(Records from a data source)
_ _ _ _ _ _ _

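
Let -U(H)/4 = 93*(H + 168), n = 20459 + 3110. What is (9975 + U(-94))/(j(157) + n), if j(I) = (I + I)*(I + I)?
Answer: -17553/122165 ≈ -0.14368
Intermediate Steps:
n = 23569
U(H) = -62496 - 372*H (U(H) = -372*(H + 168) = -372*(168 + H) = -4*(15624 + 93*H) = -62496 - 372*H)
j(I) = 4*I² (j(I) = (2*I)*(2*I) = 4*I²)
(9975 + U(-94))/(j(157) + n) = (9975 + (-62496 - 372*(-94)))/(4*157² + 23569) = (9975 + (-62496 + 34968))/(4*24649 + 23569) = (9975 - 27528)/(98596 + 23569) = -17553/122165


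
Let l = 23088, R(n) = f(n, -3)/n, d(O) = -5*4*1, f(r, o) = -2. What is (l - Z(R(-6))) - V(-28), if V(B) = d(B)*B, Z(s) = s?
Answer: 67583/3 ≈ 22528.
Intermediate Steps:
d(O) = -20 (d(O) = -20*1 = -20)
R(n) = -2/n
V(B) = -20*B
(l - Z(R(-6))) - V(-28) = (23088 - (-2)/(-6)) - (-20)*(-28) = (23088 - (-2)*(-1)/6) - 1*560 = (23088 - 1*1/3) - 560 = (23088 - 1/3) - 560 = 69263/3 - 560 = 67583/3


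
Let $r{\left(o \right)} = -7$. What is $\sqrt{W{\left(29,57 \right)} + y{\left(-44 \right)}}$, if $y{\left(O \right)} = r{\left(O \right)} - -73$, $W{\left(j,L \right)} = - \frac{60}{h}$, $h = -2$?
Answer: $4 \sqrt{6} \approx 9.798$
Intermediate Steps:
$W{\left(j,L \right)} = 30$ ($W{\left(j,L \right)} = - \frac{60}{-2} = \left(-60\right) \left(- \frac{1}{2}\right) = 30$)
$y{\left(O \right)} = 66$ ($y{\left(O \right)} = -7 - -73 = -7 + 73 = 66$)
$\sqrt{W{\left(29,57 \right)} + y{\left(-44 \right)}} = \sqrt{30 + 66} = \sqrt{96} = 4 \sqrt{6}$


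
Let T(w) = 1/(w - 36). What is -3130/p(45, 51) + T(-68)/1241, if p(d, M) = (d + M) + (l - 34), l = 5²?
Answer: -403970407/11228568 ≈ -35.977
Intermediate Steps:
l = 25
T(w) = 1/(-36 + w)
p(d, M) = -9 + M + d (p(d, M) = (d + M) + (25 - 34) = (M + d) - 9 = -9 + M + d)
-3130/p(45, 51) + T(-68)/1241 = -3130/(-9 + 51 + 45) + 1/(-36 - 68*1241) = -3130/87 + (1/1241)/(-104) = -3130*1/87 - 1/104*1/1241 = -3130/87 - 1/129064 = -403970407/11228568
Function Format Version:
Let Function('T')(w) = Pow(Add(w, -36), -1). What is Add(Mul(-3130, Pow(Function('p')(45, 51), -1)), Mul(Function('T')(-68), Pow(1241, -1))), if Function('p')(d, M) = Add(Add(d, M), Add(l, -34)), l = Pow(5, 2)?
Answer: Rational(-403970407, 11228568) ≈ -35.977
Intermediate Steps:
l = 25
Function('T')(w) = Pow(Add(-36, w), -1)
Function('p')(d, M) = Add(-9, M, d) (Function('p')(d, M) = Add(Add(d, M), Add(25, -34)) = Add(Add(M, d), -9) = Add(-9, M, d))
Add(Mul(-3130, Pow(Function('p')(45, 51), -1)), Mul(Function('T')(-68), Pow(1241, -1))) = Add(Mul(-3130, Pow(Add(-9, 51, 45), -1)), Mul(Pow(Add(-36, -68), -1), Pow(1241, -1))) = Add(Mul(-3130, Pow(87, -1)), Mul(Pow(-104, -1), Rational(1, 1241))) = Add(Mul(-3130, Rational(1, 87)), Mul(Rational(-1, 104), Rational(1, 1241))) = Add(Rational(-3130, 87), Rational(-1, 129064)) = Rational(-403970407, 11228568)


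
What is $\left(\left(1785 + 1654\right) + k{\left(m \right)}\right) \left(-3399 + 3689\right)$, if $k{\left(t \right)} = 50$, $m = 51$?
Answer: $1011810$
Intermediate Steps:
$\left(\left(1785 + 1654\right) + k{\left(m \right)}\right) \left(-3399 + 3689\right) = \left(\left(1785 + 1654\right) + 50\right) \left(-3399 + 3689\right) = \left(3439 + 50\right) 290 = 3489 \cdot 290 = 1011810$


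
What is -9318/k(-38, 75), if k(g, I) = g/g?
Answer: -9318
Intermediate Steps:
k(g, I) = 1
-9318/k(-38, 75) = -9318/1 = -9318*1 = -9318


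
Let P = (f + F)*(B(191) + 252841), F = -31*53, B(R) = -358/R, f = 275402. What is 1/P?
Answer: 191/13220444364207 ≈ 1.4447e-11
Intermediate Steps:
F = -1643
P = 13220444364207/191 (P = (275402 - 1643)*(-358/191 + 252841) = 273759*(-358*1/191 + 252841) = 273759*(-358/191 + 252841) = 273759*(48292273/191) = 13220444364207/191 ≈ 6.9217e+10)
1/P = 1/(13220444364207/191) = 191/13220444364207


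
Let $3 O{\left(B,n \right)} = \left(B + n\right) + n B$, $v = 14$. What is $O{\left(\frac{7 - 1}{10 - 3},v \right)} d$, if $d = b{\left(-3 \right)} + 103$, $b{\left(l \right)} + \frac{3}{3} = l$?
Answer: $\frac{6204}{7} \approx 886.29$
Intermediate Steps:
$b{\left(l \right)} = -1 + l$
$d = 99$ ($d = \left(-1 - 3\right) + 103 = -4 + 103 = 99$)
$O{\left(B,n \right)} = \frac{B}{3} + \frac{n}{3} + \frac{B n}{3}$ ($O{\left(B,n \right)} = \frac{\left(B + n\right) + n B}{3} = \frac{\left(B + n\right) + B n}{3} = \frac{B + n + B n}{3} = \frac{B}{3} + \frac{n}{3} + \frac{B n}{3}$)
$O{\left(\frac{7 - 1}{10 - 3},v \right)} d = \left(\frac{\left(7 - 1\right) \frac{1}{10 - 3}}{3} + \frac{1}{3} \cdot 14 + \frac{1}{3} \frac{7 - 1}{10 - 3} \cdot 14\right) 99 = \left(\frac{6 \cdot \frac{1}{7}}{3} + \frac{14}{3} + \frac{1}{3} \cdot \frac{6}{7} \cdot 14\right) 99 = \left(\frac{6 \cdot \frac{1}{7}}{3} + \frac{14}{3} + \frac{1}{3} \cdot 6 \cdot \frac{1}{7} \cdot 14\right) 99 = \left(\frac{1}{3} \cdot \frac{6}{7} + \frac{14}{3} + \frac{1}{3} \cdot \frac{6}{7} \cdot 14\right) 99 = \left(\frac{2}{7} + \frac{14}{3} + 4\right) 99 = \frac{188}{21} \cdot 99 = \frac{6204}{7}$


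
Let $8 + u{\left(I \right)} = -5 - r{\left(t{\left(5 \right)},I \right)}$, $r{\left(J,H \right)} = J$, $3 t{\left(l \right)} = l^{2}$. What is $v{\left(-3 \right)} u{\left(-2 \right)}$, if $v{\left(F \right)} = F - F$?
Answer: $0$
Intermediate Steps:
$t{\left(l \right)} = \frac{l^{2}}{3}$
$v{\left(F \right)} = 0$
$u{\left(I \right)} = - \frac{64}{3}$ ($u{\left(I \right)} = -8 - \left(5 + \frac{5^{2}}{3}\right) = -8 - \left(5 + \frac{1}{3} \cdot 25\right) = -8 - \frac{40}{3} = - \frac{64}{3}$)
$v{\left(-3 \right)} u{\left(-2 \right)} = 0 \left(- \frac{64}{3}\right) = 0$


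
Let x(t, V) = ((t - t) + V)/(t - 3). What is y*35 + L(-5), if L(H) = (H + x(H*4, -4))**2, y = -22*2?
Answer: -802339/529 ≈ -1516.7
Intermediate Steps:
x(t, V) = V/(-3 + t) (x(t, V) = (0 + V)/(-3 + t) = V/(-3 + t))
y = -44
L(H) = (H - 4/(-3 + 4*H))**2 (L(H) = (H - 4/(-3 + H*4))**2 = (H - 4/(-3 + 4*H))**2)
y*35 + L(-5) = -44*35 + (-5 - 4/(-3 + 4*(-5)))**2 = -1540 + (-5 - 4/(-3 - 20))**2 = -1540 + (-5 - 4/(-23))**2 = -1540 + (-5 - 4*(-1/23))**2 = -1540 + (-5 + 4/23)**2 = -1540 + (-111/23)**2 = -1540 + 12321/529 = -802339/529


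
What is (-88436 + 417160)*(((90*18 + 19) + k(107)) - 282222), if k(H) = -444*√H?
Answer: -92234366092 - 145953456*√107 ≈ -9.3744e+10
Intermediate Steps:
(-88436 + 417160)*(((90*18 + 19) + k(107)) - 282222) = (-88436 + 417160)*(((90*18 + 19) - 444*√107) - 282222) = 328724*(((1620 + 19) - 444*√107) - 282222) = 328724*((1639 - 444*√107) - 282222) = 328724*(-280583 - 444*√107) = -92234366092 - 145953456*√107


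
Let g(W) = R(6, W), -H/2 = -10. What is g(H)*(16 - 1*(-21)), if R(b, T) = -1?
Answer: -37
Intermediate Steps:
H = 20 (H = -2*(-10) = 20)
g(W) = -1
g(H)*(16 - 1*(-21)) = -(16 - 1*(-21)) = -(16 + 21) = -1*37 = -37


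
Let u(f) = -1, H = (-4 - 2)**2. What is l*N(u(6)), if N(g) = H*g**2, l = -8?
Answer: -288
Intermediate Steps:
H = 36 (H = (-6)**2 = 36)
N(g) = 36*g**2
l*N(u(6)) = -288*(-1)**2 = -288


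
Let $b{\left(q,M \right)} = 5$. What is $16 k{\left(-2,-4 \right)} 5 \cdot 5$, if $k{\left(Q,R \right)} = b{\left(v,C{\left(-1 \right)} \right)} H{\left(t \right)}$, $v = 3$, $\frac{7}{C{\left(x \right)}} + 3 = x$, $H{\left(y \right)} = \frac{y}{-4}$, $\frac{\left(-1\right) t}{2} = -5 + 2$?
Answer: $-3000$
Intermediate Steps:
$t = 6$ ($t = - 2 \left(-5 + 2\right) = \left(-2\right) \left(-3\right) = 6$)
$H{\left(y \right)} = - \frac{y}{4}$ ($H{\left(y \right)} = y \left(- \frac{1}{4}\right) = - \frac{y}{4}$)
$C{\left(x \right)} = \frac{7}{-3 + x}$
$k{\left(Q,R \right)} = - \frac{15}{2}$ ($k{\left(Q,R \right)} = 5 \left(\left(- \frac{1}{4}\right) 6\right) = 5 \left(- \frac{3}{2}\right) = - \frac{15}{2}$)
$16 k{\left(-2,-4 \right)} 5 \cdot 5 = 16 \left(- \frac{15}{2}\right) 5 \cdot 5 = \left(-120\right) 25 = -3000$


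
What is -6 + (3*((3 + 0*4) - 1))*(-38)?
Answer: -234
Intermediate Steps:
-6 + (3*((3 + 0*4) - 1))*(-38) = -6 + (3*((3 + 0) - 1))*(-38) = -6 + (3*(3 - 1))*(-38) = -6 + (3*2)*(-38) = -6 + 6*(-38) = -6 - 228 = -234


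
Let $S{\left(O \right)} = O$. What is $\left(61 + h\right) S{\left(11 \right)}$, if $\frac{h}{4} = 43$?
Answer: $2563$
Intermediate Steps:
$h = 172$ ($h = 4 \cdot 43 = 172$)
$\left(61 + h\right) S{\left(11 \right)} = \left(61 + 172\right) 11 = 233 \cdot 11 = 2563$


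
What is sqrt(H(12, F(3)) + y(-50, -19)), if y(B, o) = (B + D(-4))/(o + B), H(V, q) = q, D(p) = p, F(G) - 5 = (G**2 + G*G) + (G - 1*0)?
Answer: 2*sqrt(3542)/23 ≈ 5.1752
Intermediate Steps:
F(G) = 5 + G + 2*G**2 (F(G) = 5 + ((G**2 + G*G) + (G - 1*0)) = 5 + ((G**2 + G**2) + (G + 0)) = 5 + (2*G**2 + G) = 5 + (G + 2*G**2) = 5 + G + 2*G**2)
y(B, o) = (-4 + B)/(B + o) (y(B, o) = (B - 4)/(o + B) = (-4 + B)/(B + o))
sqrt(H(12, F(3)) + y(-50, -19)) = sqrt((5 + 3 + 2*3**2) + (-4 - 50)/(-50 - 19)) = sqrt((5 + 3 + 2*9) - 54/(-69)) = sqrt((5 + 3 + 18) - 1/69*(-54)) = sqrt(26 + 18/23) = sqrt(616/23) = 2*sqrt(3542)/23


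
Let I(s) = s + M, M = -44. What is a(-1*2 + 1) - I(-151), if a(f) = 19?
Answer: 214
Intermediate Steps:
I(s) = -44 + s (I(s) = s - 44 = -44 + s)
a(-1*2 + 1) - I(-151) = 19 - (-44 - 151) = 19 - 1*(-195) = 19 + 195 = 214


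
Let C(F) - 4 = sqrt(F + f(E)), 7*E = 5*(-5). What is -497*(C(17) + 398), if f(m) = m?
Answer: -199794 - 71*sqrt(658) ≈ -2.0162e+5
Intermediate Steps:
E = -25/7 (E = (5*(-5))/7 = (1/7)*(-25) = -25/7 ≈ -3.5714)
C(F) = 4 + sqrt(-25/7 + F) (C(F) = 4 + sqrt(F - 25/7) = 4 + sqrt(-25/7 + F))
-497*(C(17) + 398) = -497*((4 + sqrt(-175 + 49*17)/7) + 398) = -497*((4 + sqrt(-175 + 833)/7) + 398) = -497*((4 + sqrt(658)/7) + 398) = -497*(402 + sqrt(658)/7) = -199794 - 71*sqrt(658)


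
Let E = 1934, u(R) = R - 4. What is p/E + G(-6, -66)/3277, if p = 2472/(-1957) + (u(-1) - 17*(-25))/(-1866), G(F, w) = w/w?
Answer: -8694966/18724787831 ≈ -0.00046436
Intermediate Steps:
G(F, w) = 1
u(R) = -4 + R
p = -8794/5909 (p = 2472/(-1957) + ((-4 - 1) - 17*(-25))/(-1866) = 2472*(-1/1957) + (-5 + 425)*(-1/1866) = -24/19 + 420*(-1/1866) = -24/19 - 70/311 = -8794/5909 ≈ -1.4882)
p/E + G(-6, -66)/3277 = -8794/5909/1934 + 1/3277 = -8794/5909*1/1934 + 1*(1/3277) = -4397/5714003 + 1/3277 = -8694966/18724787831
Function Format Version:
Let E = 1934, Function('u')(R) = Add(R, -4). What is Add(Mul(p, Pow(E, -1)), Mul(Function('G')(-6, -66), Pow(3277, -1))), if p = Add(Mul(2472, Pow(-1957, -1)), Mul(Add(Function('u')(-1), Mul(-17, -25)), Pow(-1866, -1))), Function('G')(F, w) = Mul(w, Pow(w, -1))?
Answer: Rational(-8694966, 18724787831) ≈ -0.00046436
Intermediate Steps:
Function('G')(F, w) = 1
Function('u')(R) = Add(-4, R)
p = Rational(-8794, 5909) (p = Add(Mul(2472, Pow(-1957, -1)), Mul(Add(Add(-4, -1), Mul(-17, -25)), Pow(-1866, -1))) = Add(Mul(2472, Rational(-1, 1957)), Mul(Add(-5, 425), Rational(-1, 1866))) = Add(Rational(-24, 19), Mul(420, Rational(-1, 1866))) = Add(Rational(-24, 19), Rational(-70, 311)) = Rational(-8794, 5909) ≈ -1.4882)
Add(Mul(p, Pow(E, -1)), Mul(Function('G')(-6, -66), Pow(3277, -1))) = Add(Mul(Rational(-8794, 5909), Pow(1934, -1)), Mul(1, Pow(3277, -1))) = Add(Mul(Rational(-8794, 5909), Rational(1, 1934)), Mul(1, Rational(1, 3277))) = Add(Rational(-4397, 5714003), Rational(1, 3277)) = Rational(-8694966, 18724787831)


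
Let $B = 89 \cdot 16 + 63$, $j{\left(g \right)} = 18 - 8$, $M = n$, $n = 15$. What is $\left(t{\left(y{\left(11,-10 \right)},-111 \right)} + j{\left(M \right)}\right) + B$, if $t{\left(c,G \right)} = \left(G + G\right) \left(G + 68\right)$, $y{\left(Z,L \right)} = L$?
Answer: $11043$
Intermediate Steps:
$M = 15$
$t{\left(c,G \right)} = 2 G \left(68 + G\right)$
$j{\left(g \right)} = 10$
$B = 1487$ ($B = 1424 + 63 = 1487$)
$\left(t{\left(y{\left(11,-10 \right)},-111 \right)} + j{\left(M \right)}\right) + B = \left(2 \left(-111\right) \left(68 - 111\right) + 10\right) + 1487 = \left(2 \left(-111\right) \left(-43\right) + 10\right) + 1487 = \left(9546 + 10\right) + 1487 = 9556 + 1487 = 11043$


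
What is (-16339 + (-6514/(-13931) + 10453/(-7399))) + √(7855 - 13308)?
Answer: -1684247511648/103075469 + I*√5453 ≈ -16340.0 + 73.844*I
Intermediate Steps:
(-16339 + (-6514/(-13931) + 10453/(-7399))) + √(7855 - 13308) = (-16339 + (-6514*(-1/13931) + 10453*(-1/7399))) + √(-5453) = (-16339 + (6514/13931 - 10453/7399)) + I*√5453 = (-16339 - 97423657/103075469) + I*√5453 = -1684247511648/103075469 + I*√5453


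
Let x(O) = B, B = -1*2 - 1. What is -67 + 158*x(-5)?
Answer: -541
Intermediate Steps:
B = -3 (B = -2 - 1 = -3)
x(O) = -3
-67 + 158*x(-5) = -67 + 158*(-3) = -67 - 474 = -541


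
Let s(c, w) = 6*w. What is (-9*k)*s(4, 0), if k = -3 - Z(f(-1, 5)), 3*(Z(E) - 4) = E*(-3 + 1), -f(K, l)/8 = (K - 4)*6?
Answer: 0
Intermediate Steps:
f(K, l) = 192 - 48*K (f(K, l) = -8*(K - 4)*6 = -8*(-4 + K)*6 = -8*(-24 + 6*K) = 192 - 48*K)
Z(E) = 4 - 2*E/3 (Z(E) = 4 + (E*(-3 + 1))/3 = 4 + (E*(-2))/3 = 4 + (-2*E)/3 = 4 - 2*E/3)
k = 153 (k = -3 - (4 - 2*(192 - 48*(-1))/3) = -3 - (4 - 2*(192 + 48)/3) = -3 - (4 - 2/3*240) = -3 - (4 - 160) = -3 - 1*(-156) = -3 + 156 = 153)
(-9*k)*s(4, 0) = (-9*153)*(6*0) = -1377*0 = 0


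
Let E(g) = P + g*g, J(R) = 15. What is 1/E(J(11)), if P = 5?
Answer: 1/230 ≈ 0.0043478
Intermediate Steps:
E(g) = 5 + g**2 (E(g) = 5 + g*g = 5 + g**2)
1/E(J(11)) = 1/(5 + 15**2) = 1/(5 + 225) = 1/230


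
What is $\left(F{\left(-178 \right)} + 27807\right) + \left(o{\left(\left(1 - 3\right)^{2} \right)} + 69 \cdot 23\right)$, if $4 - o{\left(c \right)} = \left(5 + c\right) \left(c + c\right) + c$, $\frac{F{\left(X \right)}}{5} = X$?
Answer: $28432$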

_ _ _ _ _ _ _

Action item:
Write out exactly the lines above from the line with "Answer: 214" through the line with "Answer: -199794 - 71*sqrt(658) ≈ -2.0162e+5", both of them included, and leave out all other lines.

Answer space:
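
Answer: 214
Intermediate Steps:
I(s) = -44 + s (I(s) = s - 44 = -44 + s)
a(-1*2 + 1) - I(-151) = 19 - (-44 - 151) = 19 - 1*(-195) = 19 + 195 = 214


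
Let C(F) - 4 = sqrt(F + f(E)), 7*E = 5*(-5). What is -497*(C(17) + 398), if f(m) = m?
Answer: -199794 - 71*sqrt(658) ≈ -2.0162e+5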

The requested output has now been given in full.